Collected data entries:
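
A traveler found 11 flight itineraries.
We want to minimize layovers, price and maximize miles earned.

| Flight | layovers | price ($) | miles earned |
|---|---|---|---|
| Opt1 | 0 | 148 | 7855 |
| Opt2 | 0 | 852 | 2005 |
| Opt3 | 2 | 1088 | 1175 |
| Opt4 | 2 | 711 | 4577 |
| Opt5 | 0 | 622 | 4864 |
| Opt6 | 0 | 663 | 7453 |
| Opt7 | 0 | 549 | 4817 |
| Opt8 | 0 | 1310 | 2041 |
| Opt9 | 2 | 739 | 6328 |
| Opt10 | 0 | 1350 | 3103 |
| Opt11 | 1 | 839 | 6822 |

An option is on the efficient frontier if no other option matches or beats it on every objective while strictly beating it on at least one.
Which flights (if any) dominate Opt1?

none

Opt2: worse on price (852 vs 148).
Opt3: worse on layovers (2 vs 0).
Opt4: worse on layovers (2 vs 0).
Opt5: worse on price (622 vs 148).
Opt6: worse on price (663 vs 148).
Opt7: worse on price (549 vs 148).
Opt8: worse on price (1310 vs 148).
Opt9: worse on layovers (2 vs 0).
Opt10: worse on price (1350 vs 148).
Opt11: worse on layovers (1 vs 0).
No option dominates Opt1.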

---

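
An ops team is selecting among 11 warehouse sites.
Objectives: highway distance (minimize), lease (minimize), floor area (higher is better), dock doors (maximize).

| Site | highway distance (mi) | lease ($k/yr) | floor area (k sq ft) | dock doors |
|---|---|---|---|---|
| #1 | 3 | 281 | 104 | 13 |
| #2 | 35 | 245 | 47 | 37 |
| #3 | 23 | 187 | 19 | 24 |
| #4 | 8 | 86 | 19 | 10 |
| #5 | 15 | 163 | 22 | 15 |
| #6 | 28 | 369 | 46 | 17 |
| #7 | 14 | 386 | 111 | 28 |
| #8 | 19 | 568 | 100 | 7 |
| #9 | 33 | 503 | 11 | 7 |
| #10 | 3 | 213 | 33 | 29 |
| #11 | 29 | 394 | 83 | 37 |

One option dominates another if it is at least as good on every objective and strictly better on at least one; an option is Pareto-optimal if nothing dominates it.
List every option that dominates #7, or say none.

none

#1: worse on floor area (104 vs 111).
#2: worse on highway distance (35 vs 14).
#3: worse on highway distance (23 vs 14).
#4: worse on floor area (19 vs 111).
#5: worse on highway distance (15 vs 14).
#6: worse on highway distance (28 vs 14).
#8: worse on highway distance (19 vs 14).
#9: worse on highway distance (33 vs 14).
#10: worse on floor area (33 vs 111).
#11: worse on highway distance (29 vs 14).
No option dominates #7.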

--

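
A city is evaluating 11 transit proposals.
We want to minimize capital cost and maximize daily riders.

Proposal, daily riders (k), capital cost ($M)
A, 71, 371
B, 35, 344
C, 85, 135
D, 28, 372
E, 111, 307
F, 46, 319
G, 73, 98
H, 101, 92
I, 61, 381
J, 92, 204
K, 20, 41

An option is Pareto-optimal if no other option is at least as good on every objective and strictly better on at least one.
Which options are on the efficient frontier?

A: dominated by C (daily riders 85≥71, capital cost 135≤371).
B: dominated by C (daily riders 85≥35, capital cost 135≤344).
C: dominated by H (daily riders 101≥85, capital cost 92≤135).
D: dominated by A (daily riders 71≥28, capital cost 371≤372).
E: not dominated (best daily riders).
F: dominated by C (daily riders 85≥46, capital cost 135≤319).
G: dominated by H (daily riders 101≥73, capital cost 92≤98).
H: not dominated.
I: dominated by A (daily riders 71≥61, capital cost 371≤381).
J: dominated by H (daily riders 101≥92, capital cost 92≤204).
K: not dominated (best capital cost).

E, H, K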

## EXERCISE DESCRIPTION
Above are the records; from them, give again exactly the lines from the one containing "711 | 4577 |" through the one containing "An option is on", both included.

## TASK RESULT
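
| Opt4 | 2 | 711 | 4577 |
| Opt5 | 0 | 622 | 4864 |
| Opt6 | 0 | 663 | 7453 |
| Opt7 | 0 | 549 | 4817 |
| Opt8 | 0 | 1310 | 2041 |
| Opt9 | 2 | 739 | 6328 |
| Opt10 | 0 | 1350 | 3103 |
| Opt11 | 1 | 839 | 6822 |

An option is on the efficient frontier if no other option matches or beats it on every objective while strictly beating it on at least one.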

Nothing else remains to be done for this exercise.